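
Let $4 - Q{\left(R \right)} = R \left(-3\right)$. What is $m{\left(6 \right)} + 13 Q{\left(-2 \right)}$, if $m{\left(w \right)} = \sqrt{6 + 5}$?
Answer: $-26 + \sqrt{11} \approx -22.683$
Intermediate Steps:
$m{\left(w \right)} = \sqrt{11}$
$Q{\left(R \right)} = 4 + 3 R$ ($Q{\left(R \right)} = 4 - R \left(-3\right) = 4 - - 3 R = 4 + 3 R$)
$m{\left(6 \right)} + 13 Q{\left(-2 \right)} = \sqrt{11} + 13 \left(4 + 3 \left(-2\right)\right) = \sqrt{11} + 13 \left(4 - 6\right) = \sqrt{11} + 13 \left(-2\right) = \sqrt{11} - 26 = -26 + \sqrt{11}$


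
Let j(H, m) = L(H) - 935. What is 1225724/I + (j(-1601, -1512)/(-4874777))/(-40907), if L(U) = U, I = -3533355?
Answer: -244424699467846316/704595163615359345 ≈ -0.34690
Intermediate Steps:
j(H, m) = -935 + H (j(H, m) = H - 935 = -935 + H)
1225724/I + (j(-1601, -1512)/(-4874777))/(-40907) = 1225724/(-3533355) + ((-935 - 1601)/(-4874777))/(-40907) = 1225724*(-1/3533355) - 2536*(-1/4874777)*(-1/40907) = -1225724/3533355 + (2536/4874777)*(-1/40907) = -1225724/3533355 - 2536/199412502739 = -244424699467846316/704595163615359345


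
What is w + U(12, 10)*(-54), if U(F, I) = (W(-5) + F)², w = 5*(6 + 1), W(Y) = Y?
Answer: -2611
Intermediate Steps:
w = 35 (w = 5*7 = 35)
U(F, I) = (-5 + F)²
w + U(12, 10)*(-54) = 35 + (-5 + 12)²*(-54) = 35 + 7²*(-54) = 35 + 49*(-54) = 35 - 2646 = -2611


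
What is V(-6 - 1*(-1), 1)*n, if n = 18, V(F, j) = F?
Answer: -90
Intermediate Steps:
V(-6 - 1*(-1), 1)*n = (-6 - 1*(-1))*18 = (-6 + 1)*18 = -5*18 = -90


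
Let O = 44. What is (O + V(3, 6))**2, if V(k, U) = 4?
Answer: 2304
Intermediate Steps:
(O + V(3, 6))**2 = (44 + 4)**2 = 48**2 = 2304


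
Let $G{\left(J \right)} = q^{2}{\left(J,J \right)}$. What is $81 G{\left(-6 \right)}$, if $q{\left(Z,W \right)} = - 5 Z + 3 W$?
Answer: $11664$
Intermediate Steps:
$G{\left(J \right)} = 4 J^{2}$ ($G{\left(J \right)} = \left(- 5 J + 3 J\right)^{2} = \left(- 2 J\right)^{2} = 4 J^{2}$)
$81 G{\left(-6 \right)} = 81 \cdot 4 \left(-6\right)^{2} = 81 \cdot 4 \cdot 36 = 81 \cdot 144 = 11664$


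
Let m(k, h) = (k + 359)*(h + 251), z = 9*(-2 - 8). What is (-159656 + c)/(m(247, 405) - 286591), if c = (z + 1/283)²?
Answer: -12138019423/8885474105 ≈ -1.3661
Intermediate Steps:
z = -90 (z = 9*(-10) = -90)
m(k, h) = (251 + h)*(359 + k) (m(k, h) = (359 + k)*(251 + h) = (251 + h)*(359 + k))
c = 648669961/80089 (c = (-90 + 1/283)² = (-25469/283)² = 648669961/80089 ≈ 8099.4)
(-159656 + c)/(m(247, 405) - 286591) = (-159656 + 648669961/80089)/((90109 + 251*247 + 359*405 + 405*247) - 286591) = -12138019423/(80089*((90109 + 61997 + 145395 + 100035) - 286591)) = -12138019423/(80089*(397536 - 286591)) = -12138019423/80089/110945 = -12138019423/80089*1/110945 = -12138019423/8885474105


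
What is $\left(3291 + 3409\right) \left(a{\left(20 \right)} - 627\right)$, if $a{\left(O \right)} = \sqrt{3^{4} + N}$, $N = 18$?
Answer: $-4200900 + 20100 \sqrt{11} \approx -4.1342 \cdot 10^{6}$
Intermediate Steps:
$a{\left(O \right)} = 3 \sqrt{11}$ ($a{\left(O \right)} = \sqrt{3^{4} + 18} = \sqrt{81 + 18} = \sqrt{99} = 3 \sqrt{11}$)
$\left(3291 + 3409\right) \left(a{\left(20 \right)} - 627\right) = \left(3291 + 3409\right) \left(3 \sqrt{11} - 627\right) = 6700 \left(3 \sqrt{11} - 627\right) = 6700 \left(-627 + 3 \sqrt{11}\right) = -4200900 + 20100 \sqrt{11}$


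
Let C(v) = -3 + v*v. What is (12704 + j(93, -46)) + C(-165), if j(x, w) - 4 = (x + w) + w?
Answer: 39931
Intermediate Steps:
C(v) = -3 + v²
j(x, w) = 4 + x + 2*w (j(x, w) = 4 + ((x + w) + w) = 4 + ((w + x) + w) = 4 + (x + 2*w) = 4 + x + 2*w)
(12704 + j(93, -46)) + C(-165) = (12704 + (4 + 93 + 2*(-46))) + (-3 + (-165)²) = (12704 + (4 + 93 - 92)) + (-3 + 27225) = (12704 + 5) + 27222 = 12709 + 27222 = 39931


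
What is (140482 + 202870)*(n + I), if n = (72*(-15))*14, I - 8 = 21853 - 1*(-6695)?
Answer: 4613277472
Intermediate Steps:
I = 28556 (I = 8 + (21853 - 1*(-6695)) = 8 + (21853 + 6695) = 8 + 28548 = 28556)
n = -15120 (n = -1080*14 = -15120)
(140482 + 202870)*(n + I) = (140482 + 202870)*(-15120 + 28556) = 343352*13436 = 4613277472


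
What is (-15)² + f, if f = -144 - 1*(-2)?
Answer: 83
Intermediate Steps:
f = -142 (f = -144 + 2 = -142)
(-15)² + f = (-15)² - 142 = 225 - 142 = 83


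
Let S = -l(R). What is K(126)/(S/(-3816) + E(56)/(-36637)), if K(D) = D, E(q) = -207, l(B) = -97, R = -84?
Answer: -17615655792/2763877 ≈ -6373.5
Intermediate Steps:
S = 97 (S = -1*(-97) = 97)
K(126)/(S/(-3816) + E(56)/(-36637)) = 126/(97/(-3816) - 207/(-36637)) = 126/(97*(-1/3816) - 207*(-1/36637)) = 126/(-97/3816 + 207/36637) = 126/(-2763877/139806792) = 126*(-139806792/2763877) = -17615655792/2763877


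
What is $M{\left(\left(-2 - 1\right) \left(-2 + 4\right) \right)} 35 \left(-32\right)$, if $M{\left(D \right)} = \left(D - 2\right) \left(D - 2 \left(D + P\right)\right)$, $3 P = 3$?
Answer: $35840$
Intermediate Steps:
$P = 1$ ($P = \frac{1}{3} \cdot 3 = 1$)
$M{\left(D \right)} = \left(-2 + D\right) \left(-2 - D\right)$ ($M{\left(D \right)} = \left(D - 2\right) \left(D - 2 \left(D + 1\right)\right) = \left(-2 + D\right) \left(D - 2 \left(1 + D\right)\right) = \left(-2 + D\right) \left(D - \left(2 + 2 D\right)\right) = \left(-2 + D\right) \left(-2 - D\right)$)
$M{\left(\left(-2 - 1\right) \left(-2 + 4\right) \right)} 35 \left(-32\right) = \left(4 - \left(\left(-2 - 1\right) \left(-2 + 4\right)\right)^{2}\right) 35 \left(-32\right) = \left(4 - \left(\left(-3\right) 2\right)^{2}\right) 35 \left(-32\right) = \left(4 - \left(-6\right)^{2}\right) 35 \left(-32\right) = \left(4 - 36\right) 35 \left(-32\right) = \left(-32\right) 35 \left(-32\right) = \left(-1120\right) \left(-32\right) = 35840$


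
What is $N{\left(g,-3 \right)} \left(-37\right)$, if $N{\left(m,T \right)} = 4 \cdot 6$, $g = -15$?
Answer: $-888$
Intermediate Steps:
$N{\left(m,T \right)} = 24$
$N{\left(g,-3 \right)} \left(-37\right) = 24 \left(-37\right) = -888$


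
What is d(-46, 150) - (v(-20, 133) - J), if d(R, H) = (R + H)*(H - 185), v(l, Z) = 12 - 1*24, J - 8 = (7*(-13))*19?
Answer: -5349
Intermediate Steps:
J = -1721 (J = 8 + (7*(-13))*19 = 8 - 91*19 = 8 - 1729 = -1721)
v(l, Z) = -12 (v(l, Z) = 12 - 24 = -12)
d(R, H) = (-185 + H)*(H + R) (d(R, H) = (H + R)*(-185 + H) = (-185 + H)*(H + R))
d(-46, 150) - (v(-20, 133) - J) = (150**2 - 185*150 - 185*(-46) + 150*(-46)) - (-12 - 1*(-1721)) = (22500 - 27750 + 8510 - 6900) - (-12 + 1721) = -3640 - 1*1709 = -3640 - 1709 = -5349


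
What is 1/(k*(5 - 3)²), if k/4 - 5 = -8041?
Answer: -1/128576 ≈ -7.7775e-6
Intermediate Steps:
k = -32144 (k = 20 + 4*(-8041) = 20 - 32164 = -32144)
1/(k*(5 - 3)²) = 1/(-32144*(5 - 3)²) = 1/(-32144*2²) = 1/(-32144*4) = 1/(-128576) = -1/128576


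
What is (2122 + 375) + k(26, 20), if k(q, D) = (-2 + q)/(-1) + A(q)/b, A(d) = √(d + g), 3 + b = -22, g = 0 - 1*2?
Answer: 2473 - 2*√6/25 ≈ 2472.8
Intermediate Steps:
g = -2 (g = 0 - 2 = -2)
b = -25 (b = -3 - 22 = -25)
A(d) = √(-2 + d) (A(d) = √(d - 2) = √(-2 + d))
k(q, D) = 2 - q - √(-2 + q)/25 (k(q, D) = (-2 + q)/(-1) + √(-2 + q)/(-25) = (-2 + q)*(-1) + √(-2 + q)*(-1/25) = (2 - q) - √(-2 + q)/25 = 2 - q - √(-2 + q)/25)
(2122 + 375) + k(26, 20) = (2122 + 375) + (2 - 1*26 - √(-2 + 26)/25) = 2497 + (2 - 26 - 2*√6/25) = 2497 + (-24 - 2*√6/25) = 2473 - 2*√6/25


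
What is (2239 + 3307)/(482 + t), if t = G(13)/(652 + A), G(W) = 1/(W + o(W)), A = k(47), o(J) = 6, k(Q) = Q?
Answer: 73656426/6401443 ≈ 11.506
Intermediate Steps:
A = 47
G(W) = 1/(6 + W) (G(W) = 1/(W + 6) = 1/(6 + W))
t = 1/13281 (t = 1/((6 + 13)*(652 + 47)) = 1/(19*699) = (1/19)*(1/699) = 1/13281 ≈ 7.5296e-5)
(2239 + 3307)/(482 + t) = (2239 + 3307)/(482 + 1/13281) = 5546/(6401443/13281) = 5546*(13281/6401443) = 73656426/6401443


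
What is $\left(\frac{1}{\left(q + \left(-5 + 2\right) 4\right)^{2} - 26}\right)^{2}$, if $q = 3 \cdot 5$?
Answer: $\frac{1}{289} \approx 0.0034602$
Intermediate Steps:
$q = 15$
$\left(\frac{1}{\left(q + \left(-5 + 2\right) 4\right)^{2} - 26}\right)^{2} = \left(\frac{1}{\left(15 + \left(-5 + 2\right) 4\right)^{2} - 26}\right)^{2} = \left(\frac{1}{\left(15 - 12\right)^{2} - 26}\right)^{2} = \left(\frac{1}{3^{2} - 26}\right)^{2} = \left(\frac{1}{9 - 26}\right)^{2} = \left(\frac{1}{-17}\right)^{2} = \left(- \frac{1}{17}\right)^{2} = \frac{1}{289}$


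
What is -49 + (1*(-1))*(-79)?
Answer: 30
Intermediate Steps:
-49 + (1*(-1))*(-79) = -49 - 1*(-79) = -49 + 79 = 30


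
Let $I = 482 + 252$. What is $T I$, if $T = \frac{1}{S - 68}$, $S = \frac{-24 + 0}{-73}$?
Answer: $- \frac{26791}{2470} \approx -10.847$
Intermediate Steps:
$I = 734$
$S = \frac{24}{73}$ ($S = \left(-24\right) \left(- \frac{1}{73}\right) = \frac{24}{73} \approx 0.32877$)
$T = - \frac{73}{4940}$ ($T = \frac{1}{\frac{24}{73} - 68} = \frac{1}{- \frac{4940}{73}} = - \frac{73}{4940} \approx -0.014777$)
$T I = \left(- \frac{73}{4940}\right) 734 = - \frac{26791}{2470}$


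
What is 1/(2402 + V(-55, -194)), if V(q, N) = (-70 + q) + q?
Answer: 1/2222 ≈ 0.00045004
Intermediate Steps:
V(q, N) = -70 + 2*q
1/(2402 + V(-55, -194)) = 1/(2402 + (-70 + 2*(-55))) = 1/(2402 + (-70 - 110)) = 1/(2402 - 180) = 1/2222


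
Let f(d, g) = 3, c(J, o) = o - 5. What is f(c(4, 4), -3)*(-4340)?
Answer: -13020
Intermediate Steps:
c(J, o) = -5 + o
f(c(4, 4), -3)*(-4340) = 3*(-4340) = -13020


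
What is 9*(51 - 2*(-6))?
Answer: 567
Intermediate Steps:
9*(51 - 2*(-6)) = 9*(51 + 12) = 9*63 = 567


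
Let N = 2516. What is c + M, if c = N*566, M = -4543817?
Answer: -3119761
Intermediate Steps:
c = 1424056 (c = 2516*566 = 1424056)
c + M = 1424056 - 4543817 = -3119761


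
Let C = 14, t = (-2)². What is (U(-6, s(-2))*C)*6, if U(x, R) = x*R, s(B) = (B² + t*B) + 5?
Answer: -504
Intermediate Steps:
t = 4
s(B) = 5 + B² + 4*B (s(B) = (B² + 4*B) + 5 = 5 + B² + 4*B)
U(x, R) = R*x
(U(-6, s(-2))*C)*6 = (((5 + (-2)² + 4*(-2))*(-6))*14)*6 = (((5 + 4 - 8)*(-6))*14)*6 = ((1*(-6))*14)*6 = -6*14*6 = -84*6 = -504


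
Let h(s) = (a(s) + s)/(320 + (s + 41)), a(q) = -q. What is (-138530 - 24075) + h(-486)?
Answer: -162605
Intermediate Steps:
h(s) = 0 (h(s) = (-s + s)/(320 + (s + 41)) = 0/(320 + (41 + s)) = 0/(361 + s) = 0)
(-138530 - 24075) + h(-486) = (-138530 - 24075) + 0 = -162605 + 0 = -162605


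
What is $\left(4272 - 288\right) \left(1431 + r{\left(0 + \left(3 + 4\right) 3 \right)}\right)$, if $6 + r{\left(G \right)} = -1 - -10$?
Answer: $5713056$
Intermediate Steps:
$r{\left(G \right)} = 3$ ($r{\left(G \right)} = -6 - -9 = -6 + \left(-1 + 10\right) = -6 + 9 = 3$)
$\left(4272 - 288\right) \left(1431 + r{\left(0 + \left(3 + 4\right) 3 \right)}\right) = \left(4272 - 288\right) \left(1431 + 3\right) = 3984 \cdot 1434 = 5713056$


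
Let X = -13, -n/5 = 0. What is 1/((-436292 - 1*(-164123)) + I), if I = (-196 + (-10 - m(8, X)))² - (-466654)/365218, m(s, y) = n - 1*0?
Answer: -182609/41951080070 ≈ -4.3529e-6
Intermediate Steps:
n = 0 (n = -5*0 = 0)
m(s, y) = 0 (m(s, y) = 0 - 1*0 = 0 + 0 = 0)
I = 7749428851/182609 (I = (-196 + (-10 - 1*0))² - (-466654)/365218 = (-196 + (-10 + 0))² - (-466654)/365218 = (-196 - 10)² - 1*(-233327/182609) = (-206)² + 233327/182609 = 42436 + 233327/182609 = 7749428851/182609 ≈ 42437.)
1/((-436292 - 1*(-164123)) + I) = 1/((-436292 - 1*(-164123)) + 7749428851/182609) = 1/((-436292 + 164123) + 7749428851/182609) = 1/(-272169 + 7749428851/182609) = 1/(-41951080070/182609) = -182609/41951080070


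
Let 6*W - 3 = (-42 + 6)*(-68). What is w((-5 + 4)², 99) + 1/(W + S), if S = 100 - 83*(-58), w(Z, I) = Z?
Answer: 10647/10645 ≈ 1.0002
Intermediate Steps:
S = 4914 (S = 100 + 4814 = 4914)
W = 817/2 (W = ½ + ((-42 + 6)*(-68))/6 = ½ + (-36*(-68))/6 = ½ + (⅙)*2448 = ½ + 408 = 817/2 ≈ 408.50)
w((-5 + 4)², 99) + 1/(W + S) = (-5 + 4)² + 1/(817/2 + 4914) = (-1)² + 1/(10645/2) = 1 + 2/10645 = 10647/10645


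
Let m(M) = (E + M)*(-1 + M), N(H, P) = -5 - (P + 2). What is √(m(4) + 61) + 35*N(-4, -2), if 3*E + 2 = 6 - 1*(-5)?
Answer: -175 + √82 ≈ -165.94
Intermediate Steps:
N(H, P) = -7 - P (N(H, P) = -5 - (2 + P) = -5 + (-2 - P) = -7 - P)
E = 3 (E = -⅔ + (6 - 1*(-5))/3 = -⅔ + (6 + 5)/3 = -⅔ + (⅓)*11 = -⅔ + 11/3 = 3)
m(M) = (-1 + M)*(3 + M) (m(M) = (3 + M)*(-1 + M) = (-1 + M)*(3 + M))
√(m(4) + 61) + 35*N(-4, -2) = √((-3 + 4² + 2*4) + 61) + 35*(-7 - 1*(-2)) = √((-3 + 16 + 8) + 61) + 35*(-7 + 2) = √(21 + 61) + 35*(-5) = √82 - 175 = -175 + √82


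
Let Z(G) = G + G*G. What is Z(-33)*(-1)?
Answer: -1056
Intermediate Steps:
Z(G) = G + G²
Z(-33)*(-1) = -33*(1 - 33)*(-1) = -33*(-32)*(-1) = 1056*(-1) = -1056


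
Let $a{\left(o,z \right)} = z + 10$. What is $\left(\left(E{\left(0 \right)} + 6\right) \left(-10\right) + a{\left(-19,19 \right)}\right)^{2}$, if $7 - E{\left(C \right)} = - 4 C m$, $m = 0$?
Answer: $10201$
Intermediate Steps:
$a{\left(o,z \right)} = 10 + z$
$E{\left(C \right)} = 7$ ($E{\left(C \right)} = 7 - - 4 C 0 = 7 - 0 = 7 + 0 = 7$)
$\left(\left(E{\left(0 \right)} + 6\right) \left(-10\right) + a{\left(-19,19 \right)}\right)^{2} = \left(\left(7 + 6\right) \left(-10\right) + \left(10 + 19\right)\right)^{2} = \left(13 \left(-10\right) + 29\right)^{2} = \left(-130 + 29\right)^{2} = \left(-101\right)^{2} = 10201$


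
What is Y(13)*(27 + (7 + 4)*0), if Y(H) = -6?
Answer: -162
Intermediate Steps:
Y(13)*(27 + (7 + 4)*0) = -6*(27 + (7 + 4)*0) = -6*(27 + 11*0) = -6*(27 + 0) = -6*27 = -162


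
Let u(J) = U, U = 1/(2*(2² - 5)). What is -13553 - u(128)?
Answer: -27105/2 ≈ -13553.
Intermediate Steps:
U = -½ (U = 1/(2*(4 - 5)) = 1/(2*(-1)) = 1/(-2) = -½ ≈ -0.50000)
u(J) = -½
-13553 - u(128) = -13553 - 1*(-½) = -13553 + ½ = -27105/2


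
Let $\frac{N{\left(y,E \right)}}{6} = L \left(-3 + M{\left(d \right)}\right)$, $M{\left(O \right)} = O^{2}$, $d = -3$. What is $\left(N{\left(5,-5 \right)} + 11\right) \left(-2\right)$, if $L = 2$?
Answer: $-166$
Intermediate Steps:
$N{\left(y,E \right)} = 72$ ($N{\left(y,E \right)} = 6 \cdot 2 \left(-3 + \left(-3\right)^{2}\right) = 6 \cdot 2 \left(-3 + 9\right) = 6 \cdot 2 \cdot 6 = 6 \cdot 12 = 72$)
$\left(N{\left(5,-5 \right)} + 11\right) \left(-2\right) = \left(72 + 11\right) \left(-2\right) = 83 \left(-2\right) = -166$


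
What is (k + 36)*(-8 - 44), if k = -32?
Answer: -208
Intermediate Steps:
(k + 36)*(-8 - 44) = (-32 + 36)*(-8 - 44) = 4*(-52) = -208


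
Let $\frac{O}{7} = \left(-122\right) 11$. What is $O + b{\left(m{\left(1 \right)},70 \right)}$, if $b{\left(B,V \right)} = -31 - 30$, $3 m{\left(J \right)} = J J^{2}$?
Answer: $-9455$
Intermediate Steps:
$m{\left(J \right)} = \frac{J^{3}}{3}$ ($m{\left(J \right)} = \frac{J J^{2}}{3} = \frac{J^{3}}{3}$)
$b{\left(B,V \right)} = -61$
$O = -9394$ ($O = 7 \left(\left(-122\right) 11\right) = 7 \left(-1342\right) = -9394$)
$O + b{\left(m{\left(1 \right)},70 \right)} = -9394 - 61 = -9455$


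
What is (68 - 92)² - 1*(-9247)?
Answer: 9823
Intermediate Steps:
(68 - 92)² - 1*(-9247) = (-24)² + 9247 = 576 + 9247 = 9823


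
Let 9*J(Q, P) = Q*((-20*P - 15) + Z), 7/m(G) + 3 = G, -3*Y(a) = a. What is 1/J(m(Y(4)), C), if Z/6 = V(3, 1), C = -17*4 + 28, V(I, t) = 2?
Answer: -39/5579 ≈ -0.0069905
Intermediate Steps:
Y(a) = -a/3
m(G) = 7/(-3 + G)
C = -40 (C = -68 + 28 = -40)
Z = 12 (Z = 6*2 = 12)
J(Q, P) = Q*(-3 - 20*P)/9 (J(Q, P) = (Q*((-20*P - 15) + 12))/9 = (Q*((-15 - 20*P) + 12))/9 = (Q*(-3 - 20*P))/9 = Q*(-3 - 20*P)/9)
1/J(m(Y(4)), C) = 1/(-7/(-3 - ⅓*4)*(3 + 20*(-40))/9) = 1/(-7/(-3 - 4/3)*(3 - 800)/9) = 1/(-⅑*7/(-13/3)*(-797)) = 1/(-⅑*7*(-3/13)*(-797)) = 1/(-⅑*(-21/13)*(-797)) = 1/(-5579/39) = -39/5579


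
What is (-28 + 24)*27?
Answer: -108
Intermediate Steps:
(-28 + 24)*27 = -4*27 = -108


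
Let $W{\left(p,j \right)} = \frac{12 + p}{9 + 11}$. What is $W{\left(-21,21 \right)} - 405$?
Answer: $- \frac{8109}{20} \approx -405.45$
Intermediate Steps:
$W{\left(p,j \right)} = \frac{3}{5} + \frac{p}{20}$ ($W{\left(p,j \right)} = \frac{12 + p}{20} = \left(12 + p\right) \frac{1}{20} = \frac{3}{5} + \frac{p}{20}$)
$W{\left(-21,21 \right)} - 405 = \left(\frac{3}{5} + \frac{1}{20} \left(-21\right)\right) - 405 = \left(\frac{3}{5} - \frac{21}{20}\right) - 405 = - \frac{9}{20} - 405 = - \frac{8109}{20}$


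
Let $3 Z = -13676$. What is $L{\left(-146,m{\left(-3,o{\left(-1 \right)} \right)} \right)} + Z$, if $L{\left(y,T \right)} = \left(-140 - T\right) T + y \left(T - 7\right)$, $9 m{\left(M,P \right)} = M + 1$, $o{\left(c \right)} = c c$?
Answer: $- \frac{281326}{81} \approx -3473.2$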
········
Set down only the lines above that fall between the line holding "What is 1/(k*(5 - 3)²), if k/4 - 5 = -8041?" and the line holding "Answer: 2473 - 2*√6/25 ≈ 2472.8", inclusive, keeping each exact.

**Solution to this task**
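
What is 1/(k*(5 - 3)²), if k/4 - 5 = -8041?
Answer: -1/128576 ≈ -7.7775e-6
Intermediate Steps:
k = -32144 (k = 20 + 4*(-8041) = 20 - 32164 = -32144)
1/(k*(5 - 3)²) = 1/(-32144*(5 - 3)²) = 1/(-32144*2²) = 1/(-32144*4) = 1/(-128576) = -1/128576


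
What is (2122 + 375) + k(26, 20), if k(q, D) = (-2 + q)/(-1) + A(q)/b, A(d) = √(d + g), 3 + b = -22, g = 0 - 1*2?
Answer: 2473 - 2*√6/25 ≈ 2472.8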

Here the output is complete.